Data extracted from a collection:
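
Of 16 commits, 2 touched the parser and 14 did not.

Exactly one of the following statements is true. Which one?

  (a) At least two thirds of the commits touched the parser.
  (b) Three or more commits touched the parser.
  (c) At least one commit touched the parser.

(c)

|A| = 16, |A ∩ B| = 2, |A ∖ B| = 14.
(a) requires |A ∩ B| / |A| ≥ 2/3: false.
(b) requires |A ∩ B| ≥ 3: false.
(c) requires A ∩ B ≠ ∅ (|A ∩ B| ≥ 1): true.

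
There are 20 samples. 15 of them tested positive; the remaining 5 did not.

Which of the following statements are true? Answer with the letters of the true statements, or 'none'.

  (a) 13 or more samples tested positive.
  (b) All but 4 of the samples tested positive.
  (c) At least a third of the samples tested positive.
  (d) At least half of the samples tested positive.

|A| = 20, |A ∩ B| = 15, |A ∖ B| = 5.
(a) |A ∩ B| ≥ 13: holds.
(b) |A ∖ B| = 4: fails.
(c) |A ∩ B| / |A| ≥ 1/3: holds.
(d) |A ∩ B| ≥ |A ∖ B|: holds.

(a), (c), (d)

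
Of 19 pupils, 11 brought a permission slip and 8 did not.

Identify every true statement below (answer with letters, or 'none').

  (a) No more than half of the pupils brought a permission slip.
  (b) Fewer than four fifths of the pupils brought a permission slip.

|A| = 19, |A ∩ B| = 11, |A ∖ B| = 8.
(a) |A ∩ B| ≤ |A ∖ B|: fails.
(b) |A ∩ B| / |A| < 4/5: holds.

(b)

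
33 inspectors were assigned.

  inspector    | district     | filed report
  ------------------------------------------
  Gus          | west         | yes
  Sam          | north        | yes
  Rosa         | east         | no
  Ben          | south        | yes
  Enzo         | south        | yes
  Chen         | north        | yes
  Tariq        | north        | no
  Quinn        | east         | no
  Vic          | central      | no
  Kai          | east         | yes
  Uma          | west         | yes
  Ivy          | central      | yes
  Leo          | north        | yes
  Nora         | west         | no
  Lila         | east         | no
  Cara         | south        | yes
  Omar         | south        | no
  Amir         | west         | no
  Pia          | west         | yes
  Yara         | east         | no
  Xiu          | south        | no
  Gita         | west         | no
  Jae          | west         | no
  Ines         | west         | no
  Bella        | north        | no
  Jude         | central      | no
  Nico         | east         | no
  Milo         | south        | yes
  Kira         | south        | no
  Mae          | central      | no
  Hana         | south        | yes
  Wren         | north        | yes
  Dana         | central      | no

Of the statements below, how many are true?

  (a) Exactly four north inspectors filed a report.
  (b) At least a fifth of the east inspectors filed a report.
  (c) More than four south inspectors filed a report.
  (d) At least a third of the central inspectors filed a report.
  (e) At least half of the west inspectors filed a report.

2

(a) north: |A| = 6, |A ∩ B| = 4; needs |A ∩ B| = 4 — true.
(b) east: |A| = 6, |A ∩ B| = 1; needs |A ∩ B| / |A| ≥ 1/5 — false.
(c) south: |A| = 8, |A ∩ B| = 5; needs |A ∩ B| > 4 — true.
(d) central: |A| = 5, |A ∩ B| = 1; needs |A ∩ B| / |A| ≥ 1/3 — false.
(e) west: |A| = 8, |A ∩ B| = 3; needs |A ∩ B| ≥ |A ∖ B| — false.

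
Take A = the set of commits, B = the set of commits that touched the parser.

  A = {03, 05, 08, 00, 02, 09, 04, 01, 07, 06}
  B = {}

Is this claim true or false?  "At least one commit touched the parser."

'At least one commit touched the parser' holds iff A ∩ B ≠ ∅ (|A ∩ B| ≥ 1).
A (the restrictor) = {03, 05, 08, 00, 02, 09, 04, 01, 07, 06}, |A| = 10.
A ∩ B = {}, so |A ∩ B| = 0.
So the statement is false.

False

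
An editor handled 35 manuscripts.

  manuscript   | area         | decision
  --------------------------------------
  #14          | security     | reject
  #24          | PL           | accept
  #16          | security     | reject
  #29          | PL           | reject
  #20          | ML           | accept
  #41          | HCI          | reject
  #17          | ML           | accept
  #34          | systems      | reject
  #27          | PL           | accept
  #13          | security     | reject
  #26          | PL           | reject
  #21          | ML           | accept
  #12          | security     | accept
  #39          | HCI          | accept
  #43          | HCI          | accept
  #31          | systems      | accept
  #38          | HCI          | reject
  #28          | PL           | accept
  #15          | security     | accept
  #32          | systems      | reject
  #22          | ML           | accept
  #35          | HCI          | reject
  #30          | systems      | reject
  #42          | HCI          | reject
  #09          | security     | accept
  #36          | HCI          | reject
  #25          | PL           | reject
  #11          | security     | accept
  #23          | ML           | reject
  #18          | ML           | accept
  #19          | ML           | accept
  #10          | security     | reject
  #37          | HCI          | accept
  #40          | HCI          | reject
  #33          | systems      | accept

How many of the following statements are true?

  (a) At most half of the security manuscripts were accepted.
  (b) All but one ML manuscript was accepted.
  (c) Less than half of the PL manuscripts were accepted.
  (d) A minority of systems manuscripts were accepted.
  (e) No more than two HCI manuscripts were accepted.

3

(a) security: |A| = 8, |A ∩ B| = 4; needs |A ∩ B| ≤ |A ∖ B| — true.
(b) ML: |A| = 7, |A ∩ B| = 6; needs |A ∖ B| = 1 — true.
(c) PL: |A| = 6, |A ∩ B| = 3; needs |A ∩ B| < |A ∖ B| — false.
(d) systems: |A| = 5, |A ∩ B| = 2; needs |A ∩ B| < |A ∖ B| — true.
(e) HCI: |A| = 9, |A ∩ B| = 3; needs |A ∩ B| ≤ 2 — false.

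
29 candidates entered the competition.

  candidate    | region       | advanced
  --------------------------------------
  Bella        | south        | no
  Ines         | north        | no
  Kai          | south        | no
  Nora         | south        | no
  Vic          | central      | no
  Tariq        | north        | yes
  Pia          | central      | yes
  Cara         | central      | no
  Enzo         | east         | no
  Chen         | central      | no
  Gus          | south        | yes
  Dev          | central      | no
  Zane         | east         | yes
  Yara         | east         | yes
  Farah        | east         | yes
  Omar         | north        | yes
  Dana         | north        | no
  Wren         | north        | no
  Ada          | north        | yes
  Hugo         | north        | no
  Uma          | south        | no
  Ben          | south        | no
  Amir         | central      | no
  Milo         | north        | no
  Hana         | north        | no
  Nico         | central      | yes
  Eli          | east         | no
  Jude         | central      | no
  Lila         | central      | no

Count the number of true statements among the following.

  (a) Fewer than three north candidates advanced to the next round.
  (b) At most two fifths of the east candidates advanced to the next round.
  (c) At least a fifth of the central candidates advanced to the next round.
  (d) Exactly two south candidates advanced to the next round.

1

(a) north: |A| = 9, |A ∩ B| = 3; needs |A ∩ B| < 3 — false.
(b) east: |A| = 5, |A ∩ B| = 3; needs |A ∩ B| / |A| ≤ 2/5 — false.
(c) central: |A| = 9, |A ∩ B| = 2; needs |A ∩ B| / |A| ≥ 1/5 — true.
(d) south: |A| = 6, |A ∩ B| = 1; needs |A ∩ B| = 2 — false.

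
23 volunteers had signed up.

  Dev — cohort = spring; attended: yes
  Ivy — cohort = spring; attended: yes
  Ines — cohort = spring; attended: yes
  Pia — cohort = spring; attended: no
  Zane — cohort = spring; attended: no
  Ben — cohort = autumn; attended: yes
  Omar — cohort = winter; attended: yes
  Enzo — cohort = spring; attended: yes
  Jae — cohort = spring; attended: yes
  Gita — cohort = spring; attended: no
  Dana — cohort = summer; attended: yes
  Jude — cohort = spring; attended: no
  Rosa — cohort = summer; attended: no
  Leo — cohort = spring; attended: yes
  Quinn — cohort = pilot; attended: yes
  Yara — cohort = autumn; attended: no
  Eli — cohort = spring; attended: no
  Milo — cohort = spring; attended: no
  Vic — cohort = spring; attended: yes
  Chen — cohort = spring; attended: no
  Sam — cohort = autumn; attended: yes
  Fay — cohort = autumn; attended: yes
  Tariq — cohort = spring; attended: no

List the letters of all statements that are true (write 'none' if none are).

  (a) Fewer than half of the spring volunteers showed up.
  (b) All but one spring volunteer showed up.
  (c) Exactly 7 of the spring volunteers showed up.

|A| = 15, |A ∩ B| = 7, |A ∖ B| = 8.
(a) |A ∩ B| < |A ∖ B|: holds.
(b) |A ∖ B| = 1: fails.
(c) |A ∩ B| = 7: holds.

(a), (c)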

==

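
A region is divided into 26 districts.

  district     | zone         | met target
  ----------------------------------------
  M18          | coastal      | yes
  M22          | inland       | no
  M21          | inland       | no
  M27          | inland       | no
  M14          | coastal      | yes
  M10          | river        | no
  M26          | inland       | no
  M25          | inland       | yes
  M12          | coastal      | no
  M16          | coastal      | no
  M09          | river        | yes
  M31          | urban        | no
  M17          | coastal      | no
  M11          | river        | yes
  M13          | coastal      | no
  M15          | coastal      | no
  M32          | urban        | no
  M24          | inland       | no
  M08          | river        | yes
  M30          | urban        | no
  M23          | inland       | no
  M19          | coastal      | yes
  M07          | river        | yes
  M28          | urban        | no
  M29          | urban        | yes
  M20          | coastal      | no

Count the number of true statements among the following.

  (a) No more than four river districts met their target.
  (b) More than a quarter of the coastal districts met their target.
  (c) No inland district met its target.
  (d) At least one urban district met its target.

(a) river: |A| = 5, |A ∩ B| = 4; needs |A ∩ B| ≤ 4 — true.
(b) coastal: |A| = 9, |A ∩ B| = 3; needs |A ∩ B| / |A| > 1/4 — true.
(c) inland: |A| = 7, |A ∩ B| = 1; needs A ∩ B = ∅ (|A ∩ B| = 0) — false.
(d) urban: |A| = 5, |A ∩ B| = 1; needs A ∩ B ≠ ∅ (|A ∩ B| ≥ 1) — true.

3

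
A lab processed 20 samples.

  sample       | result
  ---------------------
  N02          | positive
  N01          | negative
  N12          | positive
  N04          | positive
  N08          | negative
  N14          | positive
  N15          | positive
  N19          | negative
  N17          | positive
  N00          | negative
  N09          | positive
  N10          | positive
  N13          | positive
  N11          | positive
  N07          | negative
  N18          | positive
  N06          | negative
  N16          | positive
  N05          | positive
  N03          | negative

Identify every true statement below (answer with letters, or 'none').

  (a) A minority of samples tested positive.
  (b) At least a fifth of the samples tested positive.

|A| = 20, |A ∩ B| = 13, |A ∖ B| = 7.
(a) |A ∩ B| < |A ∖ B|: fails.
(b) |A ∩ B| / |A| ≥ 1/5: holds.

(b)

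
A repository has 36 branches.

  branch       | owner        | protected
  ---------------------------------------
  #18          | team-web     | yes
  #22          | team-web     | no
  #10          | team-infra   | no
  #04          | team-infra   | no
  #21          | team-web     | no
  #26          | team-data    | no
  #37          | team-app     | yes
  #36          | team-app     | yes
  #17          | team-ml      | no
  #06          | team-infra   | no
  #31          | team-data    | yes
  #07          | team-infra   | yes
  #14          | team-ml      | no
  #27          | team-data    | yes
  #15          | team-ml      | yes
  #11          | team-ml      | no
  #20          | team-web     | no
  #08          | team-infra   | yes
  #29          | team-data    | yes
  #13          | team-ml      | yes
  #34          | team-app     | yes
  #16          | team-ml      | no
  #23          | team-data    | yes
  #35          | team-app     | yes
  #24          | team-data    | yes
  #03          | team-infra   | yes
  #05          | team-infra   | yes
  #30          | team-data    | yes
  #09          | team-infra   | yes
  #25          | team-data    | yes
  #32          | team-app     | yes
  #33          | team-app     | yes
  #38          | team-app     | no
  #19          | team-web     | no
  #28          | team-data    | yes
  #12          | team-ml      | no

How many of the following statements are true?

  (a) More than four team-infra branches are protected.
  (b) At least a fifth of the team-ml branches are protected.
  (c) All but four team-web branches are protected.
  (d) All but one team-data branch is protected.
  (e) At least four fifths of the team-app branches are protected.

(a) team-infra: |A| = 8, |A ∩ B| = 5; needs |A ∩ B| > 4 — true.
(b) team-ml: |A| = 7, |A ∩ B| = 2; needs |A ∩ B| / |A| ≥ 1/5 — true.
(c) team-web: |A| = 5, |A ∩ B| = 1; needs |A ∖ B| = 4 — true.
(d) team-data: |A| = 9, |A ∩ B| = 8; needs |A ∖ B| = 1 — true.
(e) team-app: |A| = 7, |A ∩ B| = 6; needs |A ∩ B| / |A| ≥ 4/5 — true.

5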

TASK OBJECTIVE
Write out exactly the lines that fall from the line with "Of 16 commits, 2" to the line with "(b) Three or" in the records above, keeping both ends.

RESULT OF THE EXERCISE
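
Of 16 commits, 2 touched the parser and 14 did not.

Exactly one of the following statements is true. Which one?

  (a) At least two thirds of the commits touched the parser.
  (b) Three or more commits touched the parser.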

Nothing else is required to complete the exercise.